# [About this exercise]
Entries follow. Give back exactly the lines starting at the one containing "Answer: $142129$" and ending at the one containing "Answer: -88/3 ≈ -29.333", and no other lines.

# [Available data]
------

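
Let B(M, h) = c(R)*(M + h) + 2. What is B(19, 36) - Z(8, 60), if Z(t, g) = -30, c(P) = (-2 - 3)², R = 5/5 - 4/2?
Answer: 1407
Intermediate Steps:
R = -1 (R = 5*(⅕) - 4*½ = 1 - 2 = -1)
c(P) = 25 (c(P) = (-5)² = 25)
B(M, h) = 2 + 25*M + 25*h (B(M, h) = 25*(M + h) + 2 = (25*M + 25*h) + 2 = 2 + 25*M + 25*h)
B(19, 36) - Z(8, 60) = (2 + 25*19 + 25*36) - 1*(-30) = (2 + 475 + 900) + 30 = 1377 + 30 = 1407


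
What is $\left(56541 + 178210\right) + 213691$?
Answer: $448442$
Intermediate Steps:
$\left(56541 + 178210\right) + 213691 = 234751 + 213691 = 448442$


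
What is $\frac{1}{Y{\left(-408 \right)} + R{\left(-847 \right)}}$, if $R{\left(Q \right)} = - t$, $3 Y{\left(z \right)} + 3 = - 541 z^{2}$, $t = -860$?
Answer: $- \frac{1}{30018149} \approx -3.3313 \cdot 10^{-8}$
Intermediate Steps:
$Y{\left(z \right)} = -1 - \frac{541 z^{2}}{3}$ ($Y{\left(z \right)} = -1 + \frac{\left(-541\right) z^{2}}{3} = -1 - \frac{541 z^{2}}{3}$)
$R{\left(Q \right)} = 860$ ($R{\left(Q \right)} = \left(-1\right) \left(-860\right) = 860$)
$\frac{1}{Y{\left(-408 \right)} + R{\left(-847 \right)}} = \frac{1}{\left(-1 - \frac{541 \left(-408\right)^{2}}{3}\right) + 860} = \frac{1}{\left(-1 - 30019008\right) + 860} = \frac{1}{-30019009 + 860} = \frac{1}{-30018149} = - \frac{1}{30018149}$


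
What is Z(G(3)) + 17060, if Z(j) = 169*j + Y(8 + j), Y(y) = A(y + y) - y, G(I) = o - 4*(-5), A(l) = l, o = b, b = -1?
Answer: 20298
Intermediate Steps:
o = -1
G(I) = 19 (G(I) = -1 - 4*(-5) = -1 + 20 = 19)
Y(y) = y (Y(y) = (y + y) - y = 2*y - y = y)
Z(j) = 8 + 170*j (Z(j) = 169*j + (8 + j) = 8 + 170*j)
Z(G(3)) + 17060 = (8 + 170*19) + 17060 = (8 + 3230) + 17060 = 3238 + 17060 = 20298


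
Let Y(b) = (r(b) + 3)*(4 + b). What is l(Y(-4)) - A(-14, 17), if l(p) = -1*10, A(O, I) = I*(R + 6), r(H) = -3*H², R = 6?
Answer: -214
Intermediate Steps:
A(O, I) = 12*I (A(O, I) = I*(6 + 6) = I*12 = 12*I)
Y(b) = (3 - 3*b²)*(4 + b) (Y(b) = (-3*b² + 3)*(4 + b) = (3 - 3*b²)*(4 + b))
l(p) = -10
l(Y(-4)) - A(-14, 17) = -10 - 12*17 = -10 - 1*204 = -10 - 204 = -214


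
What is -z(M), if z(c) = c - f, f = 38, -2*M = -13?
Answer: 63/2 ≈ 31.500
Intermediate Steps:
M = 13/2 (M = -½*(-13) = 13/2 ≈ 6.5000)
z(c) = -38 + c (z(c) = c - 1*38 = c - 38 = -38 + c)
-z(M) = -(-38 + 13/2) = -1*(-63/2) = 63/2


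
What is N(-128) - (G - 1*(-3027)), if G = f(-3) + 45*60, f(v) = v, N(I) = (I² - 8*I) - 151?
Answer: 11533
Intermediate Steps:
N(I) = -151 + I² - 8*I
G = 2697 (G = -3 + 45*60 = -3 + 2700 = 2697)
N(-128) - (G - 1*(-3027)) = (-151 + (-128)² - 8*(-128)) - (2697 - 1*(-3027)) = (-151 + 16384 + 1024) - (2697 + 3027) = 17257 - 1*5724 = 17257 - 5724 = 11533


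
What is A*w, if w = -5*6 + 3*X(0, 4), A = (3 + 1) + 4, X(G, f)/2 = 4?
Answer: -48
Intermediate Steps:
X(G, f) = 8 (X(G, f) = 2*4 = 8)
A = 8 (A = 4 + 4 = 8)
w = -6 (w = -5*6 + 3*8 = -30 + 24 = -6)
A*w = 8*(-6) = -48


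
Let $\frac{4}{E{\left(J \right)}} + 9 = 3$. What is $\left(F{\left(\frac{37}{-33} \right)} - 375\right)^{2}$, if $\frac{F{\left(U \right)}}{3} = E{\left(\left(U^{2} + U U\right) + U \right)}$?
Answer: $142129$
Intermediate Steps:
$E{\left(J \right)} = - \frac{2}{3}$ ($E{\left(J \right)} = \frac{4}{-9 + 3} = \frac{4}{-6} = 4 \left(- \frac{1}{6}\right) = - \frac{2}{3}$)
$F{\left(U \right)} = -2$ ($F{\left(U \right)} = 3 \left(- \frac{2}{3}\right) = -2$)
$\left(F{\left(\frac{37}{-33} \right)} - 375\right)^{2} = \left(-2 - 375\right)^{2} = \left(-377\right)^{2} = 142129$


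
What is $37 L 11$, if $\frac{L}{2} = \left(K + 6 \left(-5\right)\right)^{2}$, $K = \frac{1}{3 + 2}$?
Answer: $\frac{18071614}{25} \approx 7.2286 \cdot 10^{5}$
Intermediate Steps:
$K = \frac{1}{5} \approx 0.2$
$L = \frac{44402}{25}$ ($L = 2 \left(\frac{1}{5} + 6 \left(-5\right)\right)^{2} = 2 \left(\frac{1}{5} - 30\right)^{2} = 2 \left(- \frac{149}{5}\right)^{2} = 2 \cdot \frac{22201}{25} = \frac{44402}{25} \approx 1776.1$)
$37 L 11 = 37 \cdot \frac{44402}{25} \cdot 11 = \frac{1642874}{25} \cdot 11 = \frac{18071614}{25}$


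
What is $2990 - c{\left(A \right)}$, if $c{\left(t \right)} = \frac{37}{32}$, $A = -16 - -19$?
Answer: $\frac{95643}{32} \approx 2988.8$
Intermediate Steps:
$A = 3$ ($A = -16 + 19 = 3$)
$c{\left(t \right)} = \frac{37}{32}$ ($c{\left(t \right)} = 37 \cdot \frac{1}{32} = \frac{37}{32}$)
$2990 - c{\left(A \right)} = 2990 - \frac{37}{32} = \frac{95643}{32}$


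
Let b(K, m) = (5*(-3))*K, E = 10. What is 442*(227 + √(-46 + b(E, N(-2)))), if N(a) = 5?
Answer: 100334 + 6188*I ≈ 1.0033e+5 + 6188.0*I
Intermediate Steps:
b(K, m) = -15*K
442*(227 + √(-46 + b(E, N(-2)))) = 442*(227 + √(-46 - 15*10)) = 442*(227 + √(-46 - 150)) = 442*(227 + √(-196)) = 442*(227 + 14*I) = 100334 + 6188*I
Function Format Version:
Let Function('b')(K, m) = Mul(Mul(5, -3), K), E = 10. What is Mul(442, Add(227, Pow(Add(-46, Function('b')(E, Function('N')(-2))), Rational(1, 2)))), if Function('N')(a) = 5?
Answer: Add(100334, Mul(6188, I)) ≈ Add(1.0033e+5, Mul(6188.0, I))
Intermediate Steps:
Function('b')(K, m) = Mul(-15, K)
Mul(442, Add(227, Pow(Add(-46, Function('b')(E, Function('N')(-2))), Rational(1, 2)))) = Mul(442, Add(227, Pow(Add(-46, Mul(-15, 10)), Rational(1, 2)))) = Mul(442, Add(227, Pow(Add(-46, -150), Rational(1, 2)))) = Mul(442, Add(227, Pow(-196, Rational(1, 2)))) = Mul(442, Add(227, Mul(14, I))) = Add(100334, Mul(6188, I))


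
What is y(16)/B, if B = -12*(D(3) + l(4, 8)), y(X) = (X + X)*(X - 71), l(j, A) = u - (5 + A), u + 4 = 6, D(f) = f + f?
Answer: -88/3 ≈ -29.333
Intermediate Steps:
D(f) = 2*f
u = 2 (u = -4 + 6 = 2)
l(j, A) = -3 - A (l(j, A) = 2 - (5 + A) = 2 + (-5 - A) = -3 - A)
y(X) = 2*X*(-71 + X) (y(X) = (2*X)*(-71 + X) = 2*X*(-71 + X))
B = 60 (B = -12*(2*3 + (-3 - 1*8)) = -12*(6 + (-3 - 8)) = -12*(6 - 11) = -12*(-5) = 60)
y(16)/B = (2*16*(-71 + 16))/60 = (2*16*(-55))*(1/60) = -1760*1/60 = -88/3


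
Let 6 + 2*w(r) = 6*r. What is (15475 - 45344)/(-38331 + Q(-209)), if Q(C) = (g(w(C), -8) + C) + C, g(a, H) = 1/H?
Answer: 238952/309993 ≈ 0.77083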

------

# [Reply]
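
Answer: $142129$
Intermediate Steps:
$E{\left(J \right)} = - \frac{2}{3}$ ($E{\left(J \right)} = \frac{4}{-9 + 3} = \frac{4}{-6} = 4 \left(- \frac{1}{6}\right) = - \frac{2}{3}$)
$F{\left(U \right)} = -2$ ($F{\left(U \right)} = 3 \left(- \frac{2}{3}\right) = -2$)
$\left(F{\left(\frac{37}{-33} \right)} - 375\right)^{2} = \left(-2 - 375\right)^{2} = \left(-377\right)^{2} = 142129$


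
What is $37 L 11$, if $\frac{L}{2} = \left(K + 6 \left(-5\right)\right)^{2}$, $K = \frac{1}{3 + 2}$?
Answer: $\frac{18071614}{25} \approx 7.2286 \cdot 10^{5}$
Intermediate Steps:
$K = \frac{1}{5} \approx 0.2$
$L = \frac{44402}{25}$ ($L = 2 \left(\frac{1}{5} + 6 \left(-5\right)\right)^{2} = 2 \left(\frac{1}{5} - 30\right)^{2} = 2 \left(- \frac{149}{5}\right)^{2} = 2 \cdot \frac{22201}{25} = \frac{44402}{25} \approx 1776.1$)
$37 L 11 = 37 \cdot \frac{44402}{25} \cdot 11 = \frac{1642874}{25} \cdot 11 = \frac{18071614}{25}$


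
What is $2990 - c{\left(A \right)}$, if $c{\left(t \right)} = \frac{37}{32}$, $A = -16 - -19$?
Answer: $\frac{95643}{32} \approx 2988.8$
Intermediate Steps:
$A = 3$ ($A = -16 + 19 = 3$)
$c{\left(t \right)} = \frac{37}{32}$ ($c{\left(t \right)} = 37 \cdot \frac{1}{32} = \frac{37}{32}$)
$2990 - c{\left(A \right)} = 2990 - \frac{37}{32} = \frac{95643}{32}$


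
Let b(K, m) = (5*(-3))*K, E = 10. What is 442*(227 + √(-46 + b(E, N(-2)))), if N(a) = 5?
Answer: 100334 + 6188*I ≈ 1.0033e+5 + 6188.0*I
Intermediate Steps:
b(K, m) = -15*K
442*(227 + √(-46 + b(E, N(-2)))) = 442*(227 + √(-46 - 15*10)) = 442*(227 + √(-46 - 150)) = 442*(227 + √(-196)) = 442*(227 + 14*I) = 100334 + 6188*I
Function Format Version:
Let Function('b')(K, m) = Mul(Mul(5, -3), K), E = 10. What is Mul(442, Add(227, Pow(Add(-46, Function('b')(E, Function('N')(-2))), Rational(1, 2)))), if Function('N')(a) = 5?
Answer: Add(100334, Mul(6188, I)) ≈ Add(1.0033e+5, Mul(6188.0, I))
Intermediate Steps:
Function('b')(K, m) = Mul(-15, K)
Mul(442, Add(227, Pow(Add(-46, Function('b')(E, Function('N')(-2))), Rational(1, 2)))) = Mul(442, Add(227, Pow(Add(-46, Mul(-15, 10)), Rational(1, 2)))) = Mul(442, Add(227, Pow(Add(-46, -150), Rational(1, 2)))) = Mul(442, Add(227, Pow(-196, Rational(1, 2)))) = Mul(442, Add(227, Mul(14, I))) = Add(100334, Mul(6188, I))


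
What is y(16)/B, if B = -12*(D(3) + l(4, 8)), y(X) = (X + X)*(X - 71), l(j, A) = u - (5 + A), u + 4 = 6, D(f) = f + f?
Answer: -88/3 ≈ -29.333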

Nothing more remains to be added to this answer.